Segment Open

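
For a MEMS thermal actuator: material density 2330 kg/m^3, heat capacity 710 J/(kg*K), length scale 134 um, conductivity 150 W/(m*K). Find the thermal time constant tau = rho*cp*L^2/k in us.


Step 1: Convert L to m: L = 134e-6 m
Step 2: L^2 = (134e-6)^2 = 1.7956e-08 m^2
Step 3: tau = 2330 * 710 * 1.7956e-08 / 150 = 1.9803074e-04 s
Step 4: Convert to microseconds (multiply by 1e6).
tau = 198.031 us


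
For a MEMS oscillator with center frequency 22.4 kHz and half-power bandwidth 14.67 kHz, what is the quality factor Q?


Step 1: Q = f0 / bandwidth
Step 2: Q = 22.4 / 14.67
Q = 1.5


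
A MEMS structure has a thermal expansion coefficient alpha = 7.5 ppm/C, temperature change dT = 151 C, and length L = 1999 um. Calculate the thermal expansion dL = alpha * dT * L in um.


Step 1: Convert CTE: alpha = 7.5 ppm/C = 7.5e-6 /C
Step 2: dL = 7.5e-6 * 151 * 1999
dL = 2.2639 um


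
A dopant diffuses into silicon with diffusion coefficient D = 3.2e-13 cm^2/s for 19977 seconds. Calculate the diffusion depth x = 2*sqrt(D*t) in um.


Step 1: Compute D*t = 3.2e-13 * 19977 = 6.39264e-09 cm^2
Step 2: sqrt(D*t) = 7.9954e-05 cm
Step 3: x = 2 * 7.9954e-05 cm = 1.59908e-04 cm
Step 4: Convert to um (1 cm = 1e4 um): x = 1.599 um


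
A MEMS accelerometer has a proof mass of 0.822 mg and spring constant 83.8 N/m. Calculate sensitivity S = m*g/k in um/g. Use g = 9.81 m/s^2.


Step 1: Convert mass: m = 0.822 mg = 8.22e-07 kg
Step 2: S = m * g / k = 8.22e-07 * 9.81 / 83.8
Step 3: S = 9.62e-08 m/g
Step 4: Convert to um/g: S = 0.096 um/g


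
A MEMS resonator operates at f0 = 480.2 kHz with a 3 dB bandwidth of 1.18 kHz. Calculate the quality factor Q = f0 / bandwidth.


Step 1: Q = f0 / bandwidth
Step 2: Q = 480.2 / 1.18
Q = 406.9


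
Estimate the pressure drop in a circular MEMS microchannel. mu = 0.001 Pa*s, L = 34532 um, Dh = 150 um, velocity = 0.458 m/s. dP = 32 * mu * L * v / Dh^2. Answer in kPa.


Step 1: Convert to SI: L = 34532e-6 m, Dh = 150e-6 m
Step 2: dP = 32 * 0.001 * 34532e-6 * 0.458 / (150e-6)^2
Step 3: dP = 22493.38 Pa
Step 4: Convert to kPa: dP = 22.49 kPa


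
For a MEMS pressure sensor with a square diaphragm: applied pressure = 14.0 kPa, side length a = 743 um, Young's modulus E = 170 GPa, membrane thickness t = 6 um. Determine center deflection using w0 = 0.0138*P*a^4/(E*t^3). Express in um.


Step 1: Convert pressure to compatible units (E is in GPa, so P in GPa).
P = 14.0 kPa = 14.0e-6 GPa
Step 2: Compute numerator: 0.0138 * P * a^4.
a^4 = 743^4 = 304758098401
numerator = 0.0138 * 14.0e-6 * 304758098401 = 5.887926e+04
Step 3: Compute denominator: E * t^3 = 170 * 6^3 = 36720
Step 4: w0 = numerator / denominator = 5.887926e+04 / 36720 = 1.6035 um


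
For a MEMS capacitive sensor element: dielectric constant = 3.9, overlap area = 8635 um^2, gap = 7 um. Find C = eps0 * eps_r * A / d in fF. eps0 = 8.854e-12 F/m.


Step 1: Convert area to m^2: A = 8635e-12 m^2
Step 2: Convert gap to m: d = 7e-6 m
Step 3: C = eps0 * eps_r * A / d
C = 8.854e-12 * 3.9 * 8635e-12 / 7e-6
Step 4: Convert to fF (multiply by 1e15).
C = 42.6 fF


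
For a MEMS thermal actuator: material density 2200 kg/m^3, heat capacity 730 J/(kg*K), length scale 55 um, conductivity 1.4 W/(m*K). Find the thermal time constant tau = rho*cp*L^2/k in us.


Step 1: Convert L to m: L = 55e-6 m
Step 2: L^2 = (55e-6)^2 = 3.025e-09 m^2
Step 3: tau = 2200 * 730 * 3.025e-09 / 1.4 = 3.47010714e-03 s
Step 4: Convert to microseconds (multiply by 1e6).
tau = 3470.107 us


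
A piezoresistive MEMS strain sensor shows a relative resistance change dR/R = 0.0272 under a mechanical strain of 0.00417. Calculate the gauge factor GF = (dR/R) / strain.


Step 1: Identify values.
dR/R = 0.0272, strain = 0.00417
Step 2: GF = (dR/R) / strain = 0.0272 / 0.00417
GF = 6.5


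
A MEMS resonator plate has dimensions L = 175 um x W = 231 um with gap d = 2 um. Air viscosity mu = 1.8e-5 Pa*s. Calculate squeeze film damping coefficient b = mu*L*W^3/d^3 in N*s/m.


Step 1: Convert to SI.
L = 175e-6 m, W = 231e-6 m, d = 2e-6 m
Step 2: W^3 = (231e-6)^3 = 1.23e-11 m^3
Step 3: d^3 = (2e-6)^3 = 8.00e-18 m^3
Step 4: b = 1.8e-5 * 175e-6 * 1.23e-11 / 8.00e-18
b = 4.85e-03 N*s/m


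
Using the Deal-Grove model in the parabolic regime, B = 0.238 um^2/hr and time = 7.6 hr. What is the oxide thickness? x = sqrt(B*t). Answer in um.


Step 1: Compute B*t = 0.238 * 7.6 = 1.8088
Step 2: x = sqrt(1.8088)
x = 1.345 um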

Segment Closed

• [WHAT TO DO]:
Every line from the one containing "A MEMS resonator plate" through the end of the material above should be retyped exactly; please include nothing else.

• [RESULT OF THIS TASK]:
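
A MEMS resonator plate has dimensions L = 175 um x W = 231 um with gap d = 2 um. Air viscosity mu = 1.8e-5 Pa*s. Calculate squeeze film damping coefficient b = mu*L*W^3/d^3 in N*s/m.


Step 1: Convert to SI.
L = 175e-6 m, W = 231e-6 m, d = 2e-6 m
Step 2: W^3 = (231e-6)^3 = 1.23e-11 m^3
Step 3: d^3 = (2e-6)^3 = 8.00e-18 m^3
Step 4: b = 1.8e-5 * 175e-6 * 1.23e-11 / 8.00e-18
b = 4.85e-03 N*s/m


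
Using the Deal-Grove model in the parabolic regime, B = 0.238 um^2/hr and time = 7.6 hr. What is the oxide thickness? x = sqrt(B*t). Answer in um.


Step 1: Compute B*t = 0.238 * 7.6 = 1.8088
Step 2: x = sqrt(1.8088)
x = 1.345 um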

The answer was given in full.